(Records from a data source)
• • • • • • •
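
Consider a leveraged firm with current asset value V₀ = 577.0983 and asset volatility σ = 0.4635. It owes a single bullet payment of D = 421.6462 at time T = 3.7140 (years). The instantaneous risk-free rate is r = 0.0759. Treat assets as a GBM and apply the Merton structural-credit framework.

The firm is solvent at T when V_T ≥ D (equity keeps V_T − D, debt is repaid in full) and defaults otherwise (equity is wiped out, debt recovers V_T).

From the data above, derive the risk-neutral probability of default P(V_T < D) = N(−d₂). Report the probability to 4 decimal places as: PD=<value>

With assets at 577.0983 and a single debt payment of 421.6462 at 3.7140 years:
d₁ = [ln(V₀/D) + (r + σ²/2)T] / (σ√T)
   = [ln(577.0983/421.6462) + (0.0759 + 0.5·0.4635²)·3.7140] / (0.4635·√3.7140)
   = [0.313846 + 0.680836] / 0.893245 = 1.113560
d₂ = d₁ − σ√T = 1.113560 − 0.893245 = 0.220315
risk-neutral PD = N(−d₂) = N(-0.220315) = 0.412813

PD=0.4128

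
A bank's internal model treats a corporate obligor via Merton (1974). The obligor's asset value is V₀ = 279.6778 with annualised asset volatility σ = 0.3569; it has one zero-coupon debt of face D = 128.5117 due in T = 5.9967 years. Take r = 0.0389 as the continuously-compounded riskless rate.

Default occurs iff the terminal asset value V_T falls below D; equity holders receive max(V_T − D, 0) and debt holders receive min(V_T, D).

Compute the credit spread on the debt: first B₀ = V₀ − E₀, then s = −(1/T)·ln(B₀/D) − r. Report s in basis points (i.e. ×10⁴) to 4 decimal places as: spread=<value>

Apply the equity-as-call identities (strike 128.5117, horizon 5.9967 years):
d₁ = [ln(V₀/D) + (r + σ²/2)T] / (σ√T)
   = [ln(279.6778/128.5117) + (0.0389 + 0.5·0.3569²)·5.9967] / (0.3569·√5.9967)
   = [0.777618 + 0.615194] / 0.873982 = 1.593639
d₂ = d₁ − σ√T = 1.593639 − 0.873982 = 0.719657
N(d₁) = 0.944492,  N(d₂) = 0.764132,  e^(−rT) = 0.791938
E₀ = V₀·N(d₁) − D·e^(−rT)·N(d₂)
   = 279.6778·0.944492 − 128.5117·0.791938·0.764132 = 186.385065
B₀ = V₀ − E₀ = 279.6778 − 186.385065 = 93.292735
spread = −(1/T)·ln(B₀/D) − r = −(1/5.9967)·ln(93.292735/128.5117) − 0.0389 = 0.01450899
in basis points: 0.01450899 × 10⁴ = 145.0899 bp

spread=145.0899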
• • • • • • •
Give the entries again in full, with nothing changed.

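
Consider a leveraged firm with current asset value V₀ = 577.0983 and asset volatility σ = 0.4635. It owes a single bullet payment of D = 421.6462 at time T = 3.7140 (years). The instantaneous risk-free rate is r = 0.0759. Treat assets as a GBM and apply the Merton structural-credit framework.

The firm is solvent at T when V_T ≥ D (equity keeps V_T − D, debt is repaid in full) and defaults otherwise (equity is wiped out, debt recovers V_T).

From the data above, derive the risk-neutral probability of default P(V_T < D) = N(−d₂). Report the probability to 4 decimal places as: PD=<value>

With assets at 577.0983 and a single debt payment of 421.6462 at 3.7140 years:
d₁ = [ln(V₀/D) + (r + σ²/2)T] / (σ√T)
   = [ln(577.0983/421.6462) + (0.0759 + 0.5·0.4635²)·3.7140] / (0.4635·√3.7140)
   = [0.313846 + 0.680836] / 0.893245 = 1.113560
d₂ = d₁ − σ√T = 1.113560 − 0.893245 = 0.220315
risk-neutral PD = N(−d₂) = N(-0.220315) = 0.412813

PD=0.4128

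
A bank's internal model treats a corporate obligor via Merton (1974). The obligor's asset value is V₀ = 279.6778 with annualised asset volatility σ = 0.3569; it has one zero-coupon debt of face D = 128.5117 due in T = 5.9967 years. Take r = 0.0389 as the continuously-compounded riskless rate.

Default occurs iff the terminal asset value V_T falls below D; equity holders receive max(V_T − D, 0) and debt holders receive min(V_T, D).

Compute the credit spread on the debt: first B₀ = V₀ − E₀, then s = −(1/T)·ln(B₀/D) − r. Report s in basis points (i.e. ×10⁴) to 4 decimal places as: spread=<value>

Apply the equity-as-call identities (strike 128.5117, horizon 5.9967 years):
d₁ = [ln(V₀/D) + (r + σ²/2)T] / (σ√T)
   = [ln(279.6778/128.5117) + (0.0389 + 0.5·0.3569²)·5.9967] / (0.3569·√5.9967)
   = [0.777618 + 0.615194] / 0.873982 = 1.593639
d₂ = d₁ − σ√T = 1.593639 − 0.873982 = 0.719657
N(d₁) = 0.944492,  N(d₂) = 0.764132,  e^(−rT) = 0.791938
E₀ = V₀·N(d₁) − D·e^(−rT)·N(d₂)
   = 279.6778·0.944492 − 128.5117·0.791938·0.764132 = 186.385065
B₀ = V₀ − E₀ = 279.6778 − 186.385065 = 93.292735
spread = −(1/T)·ln(B₀/D) − r = −(1/5.9967)·ln(93.292735/128.5117) − 0.0389 = 0.01450899
in basis points: 0.01450899 × 10⁴ = 145.0899 bp

spread=145.0899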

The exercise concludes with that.